## [Description of the task]
Go over the data and keep only the lines that include "Input".

Saved entries
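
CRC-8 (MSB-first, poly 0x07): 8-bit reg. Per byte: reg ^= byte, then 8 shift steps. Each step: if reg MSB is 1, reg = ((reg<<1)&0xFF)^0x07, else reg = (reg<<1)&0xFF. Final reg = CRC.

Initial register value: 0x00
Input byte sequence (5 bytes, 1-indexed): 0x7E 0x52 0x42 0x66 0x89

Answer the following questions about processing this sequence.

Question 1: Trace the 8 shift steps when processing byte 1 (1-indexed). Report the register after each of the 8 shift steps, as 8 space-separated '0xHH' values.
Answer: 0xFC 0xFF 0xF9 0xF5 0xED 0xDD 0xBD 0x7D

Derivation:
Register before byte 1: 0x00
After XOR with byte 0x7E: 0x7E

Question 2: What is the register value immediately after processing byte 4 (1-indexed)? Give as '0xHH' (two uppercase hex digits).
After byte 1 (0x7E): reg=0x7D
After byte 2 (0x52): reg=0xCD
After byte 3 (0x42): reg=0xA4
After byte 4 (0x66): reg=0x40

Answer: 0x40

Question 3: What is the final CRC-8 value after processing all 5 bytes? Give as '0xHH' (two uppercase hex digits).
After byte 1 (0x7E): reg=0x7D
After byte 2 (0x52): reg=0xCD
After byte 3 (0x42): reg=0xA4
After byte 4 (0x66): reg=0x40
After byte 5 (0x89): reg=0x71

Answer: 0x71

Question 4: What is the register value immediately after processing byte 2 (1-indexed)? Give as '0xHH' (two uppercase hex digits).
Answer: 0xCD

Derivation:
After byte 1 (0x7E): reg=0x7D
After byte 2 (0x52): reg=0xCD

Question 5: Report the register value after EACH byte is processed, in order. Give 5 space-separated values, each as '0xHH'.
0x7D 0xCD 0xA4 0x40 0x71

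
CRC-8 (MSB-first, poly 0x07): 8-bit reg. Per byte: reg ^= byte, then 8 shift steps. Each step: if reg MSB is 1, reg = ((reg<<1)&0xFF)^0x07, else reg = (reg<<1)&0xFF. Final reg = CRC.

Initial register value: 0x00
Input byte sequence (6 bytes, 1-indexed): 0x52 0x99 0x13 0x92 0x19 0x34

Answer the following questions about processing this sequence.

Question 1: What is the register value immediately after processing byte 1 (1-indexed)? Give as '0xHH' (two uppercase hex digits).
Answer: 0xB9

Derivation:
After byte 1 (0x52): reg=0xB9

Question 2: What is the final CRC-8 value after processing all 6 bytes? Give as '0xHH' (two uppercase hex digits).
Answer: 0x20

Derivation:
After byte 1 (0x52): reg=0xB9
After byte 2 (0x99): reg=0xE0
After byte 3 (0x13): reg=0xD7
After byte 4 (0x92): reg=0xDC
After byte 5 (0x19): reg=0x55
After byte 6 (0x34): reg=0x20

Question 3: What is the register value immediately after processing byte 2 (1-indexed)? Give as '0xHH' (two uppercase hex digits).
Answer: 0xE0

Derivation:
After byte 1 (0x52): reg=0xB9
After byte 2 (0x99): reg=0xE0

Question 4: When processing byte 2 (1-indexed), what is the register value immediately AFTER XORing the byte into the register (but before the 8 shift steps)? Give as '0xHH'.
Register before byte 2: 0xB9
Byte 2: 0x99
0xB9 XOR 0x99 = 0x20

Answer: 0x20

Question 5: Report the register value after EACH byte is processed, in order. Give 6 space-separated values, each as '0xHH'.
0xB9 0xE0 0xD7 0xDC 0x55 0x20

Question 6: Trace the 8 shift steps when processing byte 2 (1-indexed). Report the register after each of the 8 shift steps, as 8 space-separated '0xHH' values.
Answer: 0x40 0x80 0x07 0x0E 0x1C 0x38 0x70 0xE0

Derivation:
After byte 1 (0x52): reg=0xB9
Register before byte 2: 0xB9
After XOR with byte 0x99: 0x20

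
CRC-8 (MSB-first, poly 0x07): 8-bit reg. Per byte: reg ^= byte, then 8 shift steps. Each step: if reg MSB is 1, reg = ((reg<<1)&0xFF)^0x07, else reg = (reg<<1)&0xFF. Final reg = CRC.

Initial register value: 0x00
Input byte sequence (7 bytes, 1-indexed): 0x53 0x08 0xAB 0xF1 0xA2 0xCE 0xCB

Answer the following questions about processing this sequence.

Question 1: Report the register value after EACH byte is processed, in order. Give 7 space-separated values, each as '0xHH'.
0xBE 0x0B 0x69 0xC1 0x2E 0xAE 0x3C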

--

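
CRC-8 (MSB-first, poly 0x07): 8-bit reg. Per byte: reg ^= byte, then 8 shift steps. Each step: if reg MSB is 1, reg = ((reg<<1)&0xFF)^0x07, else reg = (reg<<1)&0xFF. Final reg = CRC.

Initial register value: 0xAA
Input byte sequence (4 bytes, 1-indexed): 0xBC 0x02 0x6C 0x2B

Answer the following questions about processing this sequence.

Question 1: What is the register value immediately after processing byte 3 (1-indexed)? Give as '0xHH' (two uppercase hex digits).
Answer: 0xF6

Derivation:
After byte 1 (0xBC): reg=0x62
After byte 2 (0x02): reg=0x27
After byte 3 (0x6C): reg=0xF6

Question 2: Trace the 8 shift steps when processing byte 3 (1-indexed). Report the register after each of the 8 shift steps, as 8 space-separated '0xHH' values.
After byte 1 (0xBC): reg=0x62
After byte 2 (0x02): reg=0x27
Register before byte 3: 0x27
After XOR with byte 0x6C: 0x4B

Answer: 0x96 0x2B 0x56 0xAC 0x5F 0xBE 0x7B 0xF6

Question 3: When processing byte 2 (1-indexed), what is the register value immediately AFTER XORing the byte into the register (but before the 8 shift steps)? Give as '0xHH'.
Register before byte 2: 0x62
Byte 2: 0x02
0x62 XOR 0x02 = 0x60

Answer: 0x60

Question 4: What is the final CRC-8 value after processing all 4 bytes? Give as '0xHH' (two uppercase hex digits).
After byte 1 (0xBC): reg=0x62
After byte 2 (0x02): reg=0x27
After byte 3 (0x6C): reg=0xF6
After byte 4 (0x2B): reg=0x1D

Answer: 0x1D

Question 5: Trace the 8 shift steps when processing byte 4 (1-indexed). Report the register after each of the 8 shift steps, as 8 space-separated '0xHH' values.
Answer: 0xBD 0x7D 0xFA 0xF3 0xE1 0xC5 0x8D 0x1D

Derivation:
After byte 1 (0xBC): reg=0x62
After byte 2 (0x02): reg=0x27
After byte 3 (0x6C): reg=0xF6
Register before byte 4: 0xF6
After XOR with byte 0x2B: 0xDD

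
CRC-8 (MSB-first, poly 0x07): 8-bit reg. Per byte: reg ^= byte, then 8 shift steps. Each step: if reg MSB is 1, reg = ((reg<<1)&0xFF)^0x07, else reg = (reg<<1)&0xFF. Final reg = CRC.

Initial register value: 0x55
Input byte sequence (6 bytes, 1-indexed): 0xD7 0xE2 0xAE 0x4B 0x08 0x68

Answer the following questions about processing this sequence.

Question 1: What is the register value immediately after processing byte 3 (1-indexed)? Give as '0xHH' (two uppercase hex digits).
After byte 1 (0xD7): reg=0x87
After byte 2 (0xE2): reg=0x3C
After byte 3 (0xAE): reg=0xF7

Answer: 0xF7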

## [Written response]
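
Input byte sequence (5 bytes, 1-indexed): 0x7E 0x52 0x42 0x66 0x89
Input byte sequence (6 bytes, 1-indexed): 0x52 0x99 0x13 0x92 0x19 0x34
Input byte sequence (7 bytes, 1-indexed): 0x53 0x08 0xAB 0xF1 0xA2 0xCE 0xCB
Input byte sequence (4 bytes, 1-indexed): 0xBC 0x02 0x6C 0x2B
Input byte sequence (6 bytes, 1-indexed): 0xD7 0xE2 0xAE 0x4B 0x08 0x68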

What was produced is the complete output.